((

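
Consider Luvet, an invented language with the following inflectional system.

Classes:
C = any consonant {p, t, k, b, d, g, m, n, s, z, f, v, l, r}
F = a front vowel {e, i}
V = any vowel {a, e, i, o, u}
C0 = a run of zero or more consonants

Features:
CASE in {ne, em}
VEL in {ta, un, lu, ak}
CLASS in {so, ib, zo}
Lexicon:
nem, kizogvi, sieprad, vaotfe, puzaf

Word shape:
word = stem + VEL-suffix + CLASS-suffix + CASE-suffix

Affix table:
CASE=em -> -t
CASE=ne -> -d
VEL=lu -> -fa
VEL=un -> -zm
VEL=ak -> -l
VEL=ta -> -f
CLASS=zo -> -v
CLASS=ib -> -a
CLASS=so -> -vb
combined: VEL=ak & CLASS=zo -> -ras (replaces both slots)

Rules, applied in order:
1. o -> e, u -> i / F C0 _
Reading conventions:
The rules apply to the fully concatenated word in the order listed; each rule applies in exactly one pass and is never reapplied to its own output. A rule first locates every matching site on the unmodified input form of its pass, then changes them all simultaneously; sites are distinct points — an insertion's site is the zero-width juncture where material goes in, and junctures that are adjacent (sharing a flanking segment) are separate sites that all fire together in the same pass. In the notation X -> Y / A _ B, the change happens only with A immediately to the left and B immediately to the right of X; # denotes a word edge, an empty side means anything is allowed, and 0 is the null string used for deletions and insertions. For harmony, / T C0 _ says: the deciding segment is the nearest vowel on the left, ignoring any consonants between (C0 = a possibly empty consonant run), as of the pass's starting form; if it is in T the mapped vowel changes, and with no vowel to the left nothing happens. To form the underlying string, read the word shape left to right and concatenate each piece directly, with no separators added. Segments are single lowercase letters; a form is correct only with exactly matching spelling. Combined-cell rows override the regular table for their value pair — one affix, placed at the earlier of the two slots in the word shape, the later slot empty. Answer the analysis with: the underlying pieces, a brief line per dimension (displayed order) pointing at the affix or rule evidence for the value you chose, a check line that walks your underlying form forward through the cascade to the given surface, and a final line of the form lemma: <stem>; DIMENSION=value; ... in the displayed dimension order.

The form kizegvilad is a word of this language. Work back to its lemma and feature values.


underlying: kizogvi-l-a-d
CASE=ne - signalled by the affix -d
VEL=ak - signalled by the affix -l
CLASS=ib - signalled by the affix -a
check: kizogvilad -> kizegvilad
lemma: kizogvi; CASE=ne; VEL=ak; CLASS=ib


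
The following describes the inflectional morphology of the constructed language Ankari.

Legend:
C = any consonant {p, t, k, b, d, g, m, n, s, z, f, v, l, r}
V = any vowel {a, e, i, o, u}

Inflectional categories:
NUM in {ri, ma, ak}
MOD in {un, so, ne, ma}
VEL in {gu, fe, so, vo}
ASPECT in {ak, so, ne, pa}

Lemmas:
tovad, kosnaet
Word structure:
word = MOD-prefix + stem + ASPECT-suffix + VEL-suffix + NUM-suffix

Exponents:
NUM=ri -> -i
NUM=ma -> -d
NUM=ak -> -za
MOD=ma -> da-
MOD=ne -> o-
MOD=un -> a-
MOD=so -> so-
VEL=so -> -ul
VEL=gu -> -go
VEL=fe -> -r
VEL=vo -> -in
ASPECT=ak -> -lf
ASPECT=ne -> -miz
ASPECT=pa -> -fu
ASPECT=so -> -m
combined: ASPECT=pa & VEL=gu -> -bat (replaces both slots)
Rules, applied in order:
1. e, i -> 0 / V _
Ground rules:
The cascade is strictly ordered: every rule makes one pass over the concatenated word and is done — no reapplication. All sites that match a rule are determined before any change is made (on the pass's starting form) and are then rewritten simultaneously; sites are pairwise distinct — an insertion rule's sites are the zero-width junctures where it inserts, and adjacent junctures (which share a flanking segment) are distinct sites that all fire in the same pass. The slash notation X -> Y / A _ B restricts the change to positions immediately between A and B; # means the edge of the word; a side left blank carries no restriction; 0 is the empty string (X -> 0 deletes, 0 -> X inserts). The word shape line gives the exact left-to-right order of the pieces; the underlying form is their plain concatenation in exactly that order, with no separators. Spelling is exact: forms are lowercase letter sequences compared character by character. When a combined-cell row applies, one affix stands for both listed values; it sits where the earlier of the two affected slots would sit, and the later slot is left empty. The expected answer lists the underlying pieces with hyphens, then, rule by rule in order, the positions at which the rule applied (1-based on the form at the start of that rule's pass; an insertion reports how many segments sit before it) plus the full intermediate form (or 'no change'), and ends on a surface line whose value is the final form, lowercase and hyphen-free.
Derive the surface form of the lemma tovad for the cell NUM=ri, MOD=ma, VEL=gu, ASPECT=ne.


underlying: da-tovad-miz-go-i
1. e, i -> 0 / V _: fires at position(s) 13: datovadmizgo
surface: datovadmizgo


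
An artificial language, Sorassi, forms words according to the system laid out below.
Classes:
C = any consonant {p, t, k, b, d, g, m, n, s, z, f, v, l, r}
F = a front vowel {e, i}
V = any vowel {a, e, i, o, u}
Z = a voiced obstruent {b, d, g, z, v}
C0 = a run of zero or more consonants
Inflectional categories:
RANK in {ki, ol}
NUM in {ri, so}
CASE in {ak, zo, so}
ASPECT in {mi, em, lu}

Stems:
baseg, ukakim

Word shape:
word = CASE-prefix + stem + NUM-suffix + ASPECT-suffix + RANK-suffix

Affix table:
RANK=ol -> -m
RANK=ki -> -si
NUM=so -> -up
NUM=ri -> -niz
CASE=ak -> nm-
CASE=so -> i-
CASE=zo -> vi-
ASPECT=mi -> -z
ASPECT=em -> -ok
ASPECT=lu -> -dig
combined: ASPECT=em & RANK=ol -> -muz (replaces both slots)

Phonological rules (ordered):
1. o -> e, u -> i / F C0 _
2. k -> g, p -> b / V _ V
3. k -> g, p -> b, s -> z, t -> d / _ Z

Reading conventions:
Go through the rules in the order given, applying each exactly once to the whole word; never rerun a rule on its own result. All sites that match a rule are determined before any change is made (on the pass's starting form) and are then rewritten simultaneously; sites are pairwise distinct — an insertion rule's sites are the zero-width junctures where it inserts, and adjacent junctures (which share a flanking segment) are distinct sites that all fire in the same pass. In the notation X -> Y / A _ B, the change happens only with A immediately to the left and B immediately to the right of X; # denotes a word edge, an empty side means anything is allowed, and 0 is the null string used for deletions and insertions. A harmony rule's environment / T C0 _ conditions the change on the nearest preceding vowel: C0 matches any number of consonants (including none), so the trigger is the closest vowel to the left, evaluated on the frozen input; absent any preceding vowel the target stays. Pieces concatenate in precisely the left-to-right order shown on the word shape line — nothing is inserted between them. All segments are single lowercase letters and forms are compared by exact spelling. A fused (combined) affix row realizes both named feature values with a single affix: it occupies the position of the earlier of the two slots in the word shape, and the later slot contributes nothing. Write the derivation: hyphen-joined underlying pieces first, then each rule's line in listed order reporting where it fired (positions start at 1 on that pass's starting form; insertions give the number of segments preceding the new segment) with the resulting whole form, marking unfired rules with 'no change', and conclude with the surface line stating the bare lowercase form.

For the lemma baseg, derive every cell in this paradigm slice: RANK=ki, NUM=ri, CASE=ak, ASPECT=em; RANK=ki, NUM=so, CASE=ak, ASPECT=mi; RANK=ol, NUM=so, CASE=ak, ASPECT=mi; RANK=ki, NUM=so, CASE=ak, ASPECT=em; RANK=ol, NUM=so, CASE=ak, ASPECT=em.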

))

=== EXERCISE INSTRUCTIONS ===
Scan the entries above. Copy each line that has the string "following".

=== RESPONSE ===
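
Consider Luvet, an invented language with the following inflectional system.
The following describes the inflectional morphology of the constructed language Ankari.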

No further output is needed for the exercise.